[[ RECORDS SHOWN open ]]
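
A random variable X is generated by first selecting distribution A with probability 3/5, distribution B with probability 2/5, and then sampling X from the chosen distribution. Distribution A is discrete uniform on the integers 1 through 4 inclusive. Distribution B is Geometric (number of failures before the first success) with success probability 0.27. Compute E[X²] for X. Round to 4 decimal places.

11.4295

For each component E[X²] = Var + (mean)², giving A: 7.5; B: 17.3237.
Overall E[X²] = 0.6·7.5 + 0.4·17.3237 = 11.4295.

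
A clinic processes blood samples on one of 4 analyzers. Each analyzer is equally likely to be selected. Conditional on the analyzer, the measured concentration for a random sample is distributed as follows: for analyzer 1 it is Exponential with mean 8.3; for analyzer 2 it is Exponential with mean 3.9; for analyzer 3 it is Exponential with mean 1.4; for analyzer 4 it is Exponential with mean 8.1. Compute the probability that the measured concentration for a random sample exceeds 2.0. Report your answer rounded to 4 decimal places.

0.6014

Conditional on each analyzer, P(X > 2.0): 1: 0.78587; 2: 0.598804; 3: 0.239651; 4: 0.781208.
By total probability, P(X > 2.0) = 0.25·0.78587 + 0.25·0.598804 + 0.25·0.239651 + 0.25·0.781208 = 0.601383.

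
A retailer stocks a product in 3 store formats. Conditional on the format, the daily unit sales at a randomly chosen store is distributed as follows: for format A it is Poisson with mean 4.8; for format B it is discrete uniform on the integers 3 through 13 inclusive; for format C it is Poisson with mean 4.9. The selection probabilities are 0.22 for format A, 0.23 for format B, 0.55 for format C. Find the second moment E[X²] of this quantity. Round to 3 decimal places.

39.045

For each component E[X²] = Var + (mean)², giving A: 27.84; B: 74; C: 28.91.
Overall E[X²] = 0.22·27.84 + 0.23·74 + 0.55·28.91 = 39.0453.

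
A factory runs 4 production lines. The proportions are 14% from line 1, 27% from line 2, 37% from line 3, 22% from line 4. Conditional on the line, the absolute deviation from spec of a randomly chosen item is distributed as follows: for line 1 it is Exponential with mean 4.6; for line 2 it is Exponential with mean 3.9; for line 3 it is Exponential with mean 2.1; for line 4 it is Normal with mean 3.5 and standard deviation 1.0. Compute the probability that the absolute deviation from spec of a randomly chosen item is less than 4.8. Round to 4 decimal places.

0.8129

Conditional on each line, P(X < 4.8): 1: 0.647773; 2: 0.707932; 3: 0.898299; 4: 0.9032.
By total probability, P(X < 4.8) = 0.14·0.647773 + 0.27·0.707932 + 0.37·0.898299 + 0.22·0.9032 = 0.812904.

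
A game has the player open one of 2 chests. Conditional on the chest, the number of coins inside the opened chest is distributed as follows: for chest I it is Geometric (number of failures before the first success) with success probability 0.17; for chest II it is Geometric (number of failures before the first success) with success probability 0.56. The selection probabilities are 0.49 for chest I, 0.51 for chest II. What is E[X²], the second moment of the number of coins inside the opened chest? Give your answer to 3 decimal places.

26.783

For each component E[X²] = Var + (mean)², giving I: 52.5571; II: 2.02041.
Overall E[X²] = 0.49·52.5571 + 0.51·2.02041 = 26.7834.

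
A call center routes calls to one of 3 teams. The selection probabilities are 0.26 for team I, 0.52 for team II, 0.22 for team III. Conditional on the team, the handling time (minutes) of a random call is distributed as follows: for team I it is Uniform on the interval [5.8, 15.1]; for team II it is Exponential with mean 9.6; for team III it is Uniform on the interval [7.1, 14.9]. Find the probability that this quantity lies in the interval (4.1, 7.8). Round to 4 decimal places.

0.1842

Conditional on each team, P(4.1 < X < 7.8): I: 0.215054; II: 0.208662; III: 0.0897436.
By total probability, P(4.1 < X < 7.8) = 0.26·0.215054 + 0.52·0.208662 + 0.22·0.0897436 = 0.184162.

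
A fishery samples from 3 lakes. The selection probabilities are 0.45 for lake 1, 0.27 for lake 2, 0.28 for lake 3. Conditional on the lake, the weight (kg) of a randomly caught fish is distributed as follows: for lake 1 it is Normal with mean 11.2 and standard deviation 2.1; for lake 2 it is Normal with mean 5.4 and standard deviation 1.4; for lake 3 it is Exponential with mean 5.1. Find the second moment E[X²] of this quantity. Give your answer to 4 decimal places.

81.4005

For each component E[X²] = Var + (mean)², giving 1: 129.85; 2: 31.12; 3: 52.02.
Overall E[X²] = 0.45·129.85 + 0.27·31.12 + 0.28·52.02 = 81.4005.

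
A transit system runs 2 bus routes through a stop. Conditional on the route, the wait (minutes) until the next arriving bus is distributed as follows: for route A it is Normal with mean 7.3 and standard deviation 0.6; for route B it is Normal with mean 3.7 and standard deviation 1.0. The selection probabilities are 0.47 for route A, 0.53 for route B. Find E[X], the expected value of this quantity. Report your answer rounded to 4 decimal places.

5.3920

Component means — A: 7.3; B: 3.7.
E[X] = 0.47·7.3 + 0.53·3.7 = 5.392.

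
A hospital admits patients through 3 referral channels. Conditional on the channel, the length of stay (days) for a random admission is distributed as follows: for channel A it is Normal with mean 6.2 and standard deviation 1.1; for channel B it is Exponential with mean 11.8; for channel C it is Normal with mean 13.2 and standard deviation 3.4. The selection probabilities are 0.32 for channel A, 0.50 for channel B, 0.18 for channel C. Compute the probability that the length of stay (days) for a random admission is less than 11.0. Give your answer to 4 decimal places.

Conditional on each channel, P(X < 11.0): A: 0.999994; B: 0.606315; C: 0.258797.
By total probability, P(X < 11.0) = 0.32·0.999994 + 0.5·0.606315 + 0.18·0.258797 = 0.669739.

0.6697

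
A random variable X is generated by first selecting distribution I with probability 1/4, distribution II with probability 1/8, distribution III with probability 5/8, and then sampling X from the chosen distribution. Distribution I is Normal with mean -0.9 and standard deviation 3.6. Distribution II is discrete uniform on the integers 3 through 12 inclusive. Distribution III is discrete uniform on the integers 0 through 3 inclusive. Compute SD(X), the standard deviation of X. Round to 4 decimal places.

Per component, I: μ=-0.9, E[X²]=13.77; II: μ=7.5, E[X²]=64.5; III: μ=1.5, E[X²]=3.5.
E[X] = 0.25·-0.9 + 0.125·7.5 + 0.625·1.5 = 1.65.
E[X²] = 0.25·13.77 + 0.125·64.5 + 0.625·3.5 = 13.6925.
Var(X) = E[X²] − (E[X])² = 13.6925 − 2.7225 = 10.97.
SD(X) = √10.97 = 3.3121.

3.3121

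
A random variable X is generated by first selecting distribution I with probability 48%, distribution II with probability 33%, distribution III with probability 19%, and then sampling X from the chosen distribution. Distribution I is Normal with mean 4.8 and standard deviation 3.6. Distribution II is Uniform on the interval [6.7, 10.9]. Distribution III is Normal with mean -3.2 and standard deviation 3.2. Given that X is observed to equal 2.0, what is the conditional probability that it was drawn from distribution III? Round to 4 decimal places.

0.1386

Likelihoods f(2.0 | ·): I: 0.081893; II: 0; III: 0.0332932.
Posterior ∝ prior × likelihood. Numerator for III: 0.19·0.0332932 = 0.00632571.
Normalizing constant: 0.48·0.081893 + 0.33·0 + 0.19·0.0332932 = 0.0456344.
P(III | observation) = 0.00632571 / 0.0456344 = 0.138617.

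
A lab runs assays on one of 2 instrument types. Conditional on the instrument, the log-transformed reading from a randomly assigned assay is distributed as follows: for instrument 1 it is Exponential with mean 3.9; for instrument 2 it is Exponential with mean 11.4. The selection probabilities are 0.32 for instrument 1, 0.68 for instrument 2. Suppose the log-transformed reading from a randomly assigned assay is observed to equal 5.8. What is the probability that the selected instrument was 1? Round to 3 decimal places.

Likelihoods f(5.8 | ·): 1: 0.0579511; 2: 0.0527398.
Posterior ∝ prior × likelihood. Numerator for 1: 0.32·0.0579511 = 0.0185443.
Normalizing constant: 0.32·0.0579511 + 0.68·0.0527398 = 0.0544074.
P(1 | observation) = 0.0185443 / 0.0544074 = 0.340842.

0.341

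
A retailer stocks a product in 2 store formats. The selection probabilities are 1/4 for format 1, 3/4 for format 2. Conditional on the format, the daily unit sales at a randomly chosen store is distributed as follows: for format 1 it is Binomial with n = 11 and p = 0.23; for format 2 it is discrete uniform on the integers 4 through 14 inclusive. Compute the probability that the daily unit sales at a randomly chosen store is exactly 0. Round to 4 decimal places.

Conditional on each format, P(X = 0): 1: 0.0564154; 2: 0.
By total probability, P(X = 0) = 0.25·0.0564154 + 0.75·0 = 0.0141039.

0.0141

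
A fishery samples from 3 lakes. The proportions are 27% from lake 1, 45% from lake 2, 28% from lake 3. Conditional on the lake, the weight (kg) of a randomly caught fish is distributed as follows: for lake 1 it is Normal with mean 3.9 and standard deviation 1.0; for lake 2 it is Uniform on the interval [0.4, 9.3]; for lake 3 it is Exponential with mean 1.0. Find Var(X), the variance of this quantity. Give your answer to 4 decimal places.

6.1335

Per component, 1: μ=3.9, E[X²]=16.21; 2: μ=4.85, E[X²]=30.1233; 3: μ=1, E[X²]=2.
E[X] = 0.27·3.9 + 0.45·4.85 + 0.28·1 = 3.5155.
E[X²] = 0.27·16.21 + 0.45·30.1233 + 0.28·2 = 18.4922.
Var(X) = E[X²] − (E[X])² = 18.4922 − 12.3587 = 6.13346.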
[[ RECORDS SHOWN closed ]]
INSTRUCTIONS FOR THE TASK >> Working down from the line that contains "A retailer stocks a product in 2", retype each line exactly through the last line of the data, and give nothing else.

SOLUTION TO THE PROBLEM >>
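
A retailer stocks a product in 2 store formats. The selection probabilities are 1/4 for format 1, 3/4 for format 2. Conditional on the format, the daily unit sales at a randomly chosen store is distributed as follows: for format 1 it is Binomial with n = 11 and p = 0.23; for format 2 it is discrete uniform on the integers 4 through 14 inclusive. Compute the probability that the daily unit sales at a randomly chosen store is exactly 0. Round to 4 decimal places.

Conditional on each format, P(X = 0): 1: 0.0564154; 2: 0.
By total probability, P(X = 0) = 0.25·0.0564154 + 0.75·0 = 0.0141039.

0.0141

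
A fishery samples from 3 lakes. The proportions are 27% from lake 1, 45% from lake 2, 28% from lake 3. Conditional on the lake, the weight (kg) of a randomly caught fish is distributed as follows: for lake 1 it is Normal with mean 3.9 and standard deviation 1.0; for lake 2 it is Uniform on the interval [0.4, 9.3]; for lake 3 it is Exponential with mean 1.0. Find Var(X), the variance of this quantity. Give your answer to 4 decimal places.

6.1335

Per component, 1: μ=3.9, E[X²]=16.21; 2: μ=4.85, E[X²]=30.1233; 3: μ=1, E[X²]=2.
E[X] = 0.27·3.9 + 0.45·4.85 + 0.28·1 = 3.5155.
E[X²] = 0.27·16.21 + 0.45·30.1233 + 0.28·2 = 18.4922.
Var(X) = E[X²] − (E[X])² = 18.4922 − 12.3587 = 6.13346.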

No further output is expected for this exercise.